EXERCISE INSTRUCTIONS
Only the closing portion of the entries is to be reproduced: the line containing "An energy-use survey" through the very last line, exactly as written.

++++

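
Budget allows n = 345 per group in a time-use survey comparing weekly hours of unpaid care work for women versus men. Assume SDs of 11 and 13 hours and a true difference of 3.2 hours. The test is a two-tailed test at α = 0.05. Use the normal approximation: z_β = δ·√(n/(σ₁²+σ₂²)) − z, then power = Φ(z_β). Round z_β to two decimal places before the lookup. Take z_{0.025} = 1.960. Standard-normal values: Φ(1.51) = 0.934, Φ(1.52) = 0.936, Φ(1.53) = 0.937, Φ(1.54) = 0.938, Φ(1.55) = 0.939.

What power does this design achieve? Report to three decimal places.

Power ≈ 0.937

z_β = δ·√(n/(σ₁²+σ₂²)) − z_{α/2}
    = 3.2 · √(345/290) − 1.960
    = 3.2 · 1.09071 − 1.960
    = 3.4903 − 1.960 = 1.5303 → 1.53
Power = Φ(1.53) = 0.937.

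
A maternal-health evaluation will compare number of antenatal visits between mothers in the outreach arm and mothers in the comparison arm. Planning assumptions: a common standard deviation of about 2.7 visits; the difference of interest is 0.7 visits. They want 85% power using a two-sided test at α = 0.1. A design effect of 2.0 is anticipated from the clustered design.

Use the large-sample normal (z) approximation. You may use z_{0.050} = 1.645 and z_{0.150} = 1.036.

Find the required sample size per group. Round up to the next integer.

n = (z_{α/2} + z_β)² · (σ₁² + σ₂²) / δ²
  = (1.645 + 1.036)² · (2·2.7² = 14.58) / 0.7²
  = 7.1878 · 14.58 / 0.49
  = 213.87
Design effect: 2.0 × 213.87 = 427.75.
Round up → n = 428 per group.

n = 428 per group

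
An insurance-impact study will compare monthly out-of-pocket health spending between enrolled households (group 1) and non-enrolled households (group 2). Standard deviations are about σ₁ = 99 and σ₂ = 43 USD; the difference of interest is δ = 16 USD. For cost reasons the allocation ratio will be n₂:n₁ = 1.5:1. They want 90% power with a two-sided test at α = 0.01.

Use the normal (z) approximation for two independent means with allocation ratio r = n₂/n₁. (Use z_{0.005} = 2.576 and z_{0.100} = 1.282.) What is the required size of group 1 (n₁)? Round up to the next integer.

n₁ = 642

n₁ = (z_{α/2} + z_β)² · (σ₁² + σ₂²/r) / δ²
   = (2.576 + 1.282)² · (99² + 43²/1.5) / 16²
   = 14.8842 · (9801 + 1232.7) / 256
   = 14.8842 · 11033.7 / 256
   = 641.51
Round up → n₁ = 642; n₂ = r·n₁ = 1.5 × 642 = 963.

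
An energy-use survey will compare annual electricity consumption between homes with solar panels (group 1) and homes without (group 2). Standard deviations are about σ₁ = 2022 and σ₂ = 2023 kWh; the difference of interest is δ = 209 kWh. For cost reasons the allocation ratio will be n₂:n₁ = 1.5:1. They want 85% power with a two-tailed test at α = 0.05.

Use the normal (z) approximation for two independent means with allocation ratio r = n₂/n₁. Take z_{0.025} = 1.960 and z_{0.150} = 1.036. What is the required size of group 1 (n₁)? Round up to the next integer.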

++++

OUTPUT FOR THIS TASK
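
An energy-use survey will compare annual electricity consumption between homes with solar panels (group 1) and homes without (group 2). Standard deviations are about σ₁ = 2022 and σ₂ = 2023 kWh; the difference of interest is δ = 209 kWh. For cost reasons the allocation ratio will be n₂:n₁ = 1.5:1. They want 85% power with a two-tailed test at α = 0.05.

Use the normal (z) approximation for two independent means with allocation ratio r = n₂/n₁. Take z_{0.025} = 1.960 and z_{0.150} = 1.036. What is the required size of group 1 (n₁)? Round up to the next integer.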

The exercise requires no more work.